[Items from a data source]
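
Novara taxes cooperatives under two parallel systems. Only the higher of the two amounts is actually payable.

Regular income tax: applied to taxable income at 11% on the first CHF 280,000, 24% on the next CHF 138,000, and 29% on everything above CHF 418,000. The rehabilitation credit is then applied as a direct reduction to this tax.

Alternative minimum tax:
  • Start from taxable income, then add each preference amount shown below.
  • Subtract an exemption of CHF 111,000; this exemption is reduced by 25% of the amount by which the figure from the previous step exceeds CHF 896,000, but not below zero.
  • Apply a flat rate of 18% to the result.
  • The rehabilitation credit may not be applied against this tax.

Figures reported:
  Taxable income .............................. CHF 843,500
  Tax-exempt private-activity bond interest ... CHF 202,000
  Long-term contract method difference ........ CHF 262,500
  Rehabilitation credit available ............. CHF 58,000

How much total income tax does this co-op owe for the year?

Alternative minimum tax:
  Adjusted income: CHF 843,500 + CHF 202,000 + CHF 262,500 = CHF 1,308,000
  Exemption: CHF 111,000 − 25% × (CHF 1,308,000 − CHF 896,000) = CHF 111,000 − CHF 103,000 = CHF 8,000
  Base: CHF 1,308,000 − CHF 8,000 = CHF 1,300,000
  CHF 1,300,000 × 18% = CHF 234,000

Regular income tax:
  CHF 280,000 × 11% = CHF 30,800
  CHF 138,000 × 24% = CHF 33,120
  CHF 425,500 × 29% = CHF 123,395
  → CHF 187,315
  Less rehabilitation credit CHF 58,000 → CHF 129,315

CHF 234,000 > CHF 129,315, so the alternative minimum tax is the binding amount.

CHF 234,000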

> [Exercise]
Write down exactly the line with "amount shown below.", then each line after it through the end of the data.

> [Written answer]
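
  • Start from taxable income, then add each preference amount shown below.
  • Subtract an exemption of CHF 111,000; this exemption is reduced by 25% of the amount by which the figure from the previous step exceeds CHF 896,000, but not below zero.
  • Apply a flat rate of 18% to the result.
  • The rehabilitation credit may not be applied against this tax.

Figures reported:
  Taxable income .............................. CHF 843,500
  Tax-exempt private-activity bond interest ... CHF 202,000
  Long-term contract method difference ........ CHF 262,500
  Rehabilitation credit available ............. CHF 58,000

How much total income tax does this co-op owe for the year?

Alternative minimum tax:
  Adjusted income: CHF 843,500 + CHF 202,000 + CHF 262,500 = CHF 1,308,000
  Exemption: CHF 111,000 − 25% × (CHF 1,308,000 − CHF 896,000) = CHF 111,000 − CHF 103,000 = CHF 8,000
  Base: CHF 1,308,000 − CHF 8,000 = CHF 1,300,000
  CHF 1,300,000 × 18% = CHF 234,000

Regular income tax:
  CHF 280,000 × 11% = CHF 30,800
  CHF 138,000 × 24% = CHF 33,120
  CHF 425,500 × 29% = CHF 123,395
  → CHF 187,315
  Less rehabilitation credit CHF 58,000 → CHF 129,315

CHF 234,000 > CHF 129,315, so the alternative minimum tax is the binding amount.

CHF 234,000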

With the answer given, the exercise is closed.